Work to complete »
Set down the full listing that follows, word for word.

Records for processing »
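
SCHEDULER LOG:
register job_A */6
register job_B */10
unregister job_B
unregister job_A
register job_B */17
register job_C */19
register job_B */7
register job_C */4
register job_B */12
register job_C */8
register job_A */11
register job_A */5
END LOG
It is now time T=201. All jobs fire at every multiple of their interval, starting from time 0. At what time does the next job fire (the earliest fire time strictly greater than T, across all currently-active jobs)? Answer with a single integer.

Answer: 204

Derivation:
Op 1: register job_A */6 -> active={job_A:*/6}
Op 2: register job_B */10 -> active={job_A:*/6, job_B:*/10}
Op 3: unregister job_B -> active={job_A:*/6}
Op 4: unregister job_A -> active={}
Op 5: register job_B */17 -> active={job_B:*/17}
Op 6: register job_C */19 -> active={job_B:*/17, job_C:*/19}
Op 7: register job_B */7 -> active={job_B:*/7, job_C:*/19}
Op 8: register job_C */4 -> active={job_B:*/7, job_C:*/4}
Op 9: register job_B */12 -> active={job_B:*/12, job_C:*/4}
Op 10: register job_C */8 -> active={job_B:*/12, job_C:*/8}
Op 11: register job_A */11 -> active={job_A:*/11, job_B:*/12, job_C:*/8}
Op 12: register job_A */5 -> active={job_A:*/5, job_B:*/12, job_C:*/8}
  job_A: interval 5, next fire after T=201 is 205
  job_B: interval 12, next fire after T=201 is 204
  job_C: interval 8, next fire after T=201 is 208
Earliest fire time = 204 (job job_B)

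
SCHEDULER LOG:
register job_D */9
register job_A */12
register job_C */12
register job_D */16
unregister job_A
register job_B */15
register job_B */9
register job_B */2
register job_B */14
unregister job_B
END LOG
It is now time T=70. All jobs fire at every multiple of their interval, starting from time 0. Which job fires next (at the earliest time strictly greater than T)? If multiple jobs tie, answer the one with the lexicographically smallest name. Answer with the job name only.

Answer: job_C

Derivation:
Op 1: register job_D */9 -> active={job_D:*/9}
Op 2: register job_A */12 -> active={job_A:*/12, job_D:*/9}
Op 3: register job_C */12 -> active={job_A:*/12, job_C:*/12, job_D:*/9}
Op 4: register job_D */16 -> active={job_A:*/12, job_C:*/12, job_D:*/16}
Op 5: unregister job_A -> active={job_C:*/12, job_D:*/16}
Op 6: register job_B */15 -> active={job_B:*/15, job_C:*/12, job_D:*/16}
Op 7: register job_B */9 -> active={job_B:*/9, job_C:*/12, job_D:*/16}
Op 8: register job_B */2 -> active={job_B:*/2, job_C:*/12, job_D:*/16}
Op 9: register job_B */14 -> active={job_B:*/14, job_C:*/12, job_D:*/16}
Op 10: unregister job_B -> active={job_C:*/12, job_D:*/16}
  job_C: interval 12, next fire after T=70 is 72
  job_D: interval 16, next fire after T=70 is 80
Earliest = 72, winner (lex tiebreak) = job_C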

Output for this task »
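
SCHEDULER LOG:
register job_A */6
register job_B */10
unregister job_B
unregister job_A
register job_B */17
register job_C */19
register job_B */7
register job_C */4
register job_B */12
register job_C */8
register job_A */11
register job_A */5
END LOG
It is now time T=201. All jobs fire at every multiple of their interval, starting from time 0. At what time does the next job fire (the earliest fire time strictly greater than T, across all currently-active jobs)? Answer with a single integer.

Answer: 204

Derivation:
Op 1: register job_A */6 -> active={job_A:*/6}
Op 2: register job_B */10 -> active={job_A:*/6, job_B:*/10}
Op 3: unregister job_B -> active={job_A:*/6}
Op 4: unregister job_A -> active={}
Op 5: register job_B */17 -> active={job_B:*/17}
Op 6: register job_C */19 -> active={job_B:*/17, job_C:*/19}
Op 7: register job_B */7 -> active={job_B:*/7, job_C:*/19}
Op 8: register job_C */4 -> active={job_B:*/7, job_C:*/4}
Op 9: register job_B */12 -> active={job_B:*/12, job_C:*/4}
Op 10: register job_C */8 -> active={job_B:*/12, job_C:*/8}
Op 11: register job_A */11 -> active={job_A:*/11, job_B:*/12, job_C:*/8}
Op 12: register job_A */5 -> active={job_A:*/5, job_B:*/12, job_C:*/8}
  job_A: interval 5, next fire after T=201 is 205
  job_B: interval 12, next fire after T=201 is 204
  job_C: interval 8, next fire after T=201 is 208
Earliest fire time = 204 (job job_B)

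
SCHEDULER LOG:
register job_D */9
register job_A */12
register job_C */12
register job_D */16
unregister job_A
register job_B */15
register job_B */9
register job_B */2
register job_B */14
unregister job_B
END LOG
It is now time T=70. All jobs fire at every multiple of their interval, starting from time 0. Which job fires next (at the earliest time strictly greater than T)? If multiple jobs tie, answer the one with the lexicographically smallest name. Answer with the job name only.

Answer: job_C

Derivation:
Op 1: register job_D */9 -> active={job_D:*/9}
Op 2: register job_A */12 -> active={job_A:*/12, job_D:*/9}
Op 3: register job_C */12 -> active={job_A:*/12, job_C:*/12, job_D:*/9}
Op 4: register job_D */16 -> active={job_A:*/12, job_C:*/12, job_D:*/16}
Op 5: unregister job_A -> active={job_C:*/12, job_D:*/16}
Op 6: register job_B */15 -> active={job_B:*/15, job_C:*/12, job_D:*/16}
Op 7: register job_B */9 -> active={job_B:*/9, job_C:*/12, job_D:*/16}
Op 8: register job_B */2 -> active={job_B:*/2, job_C:*/12, job_D:*/16}
Op 9: register job_B */14 -> active={job_B:*/14, job_C:*/12, job_D:*/16}
Op 10: unregister job_B -> active={job_C:*/12, job_D:*/16}
  job_C: interval 12, next fire after T=70 is 72
  job_D: interval 16, next fire after T=70 is 80
Earliest = 72, winner (lex tiebreak) = job_C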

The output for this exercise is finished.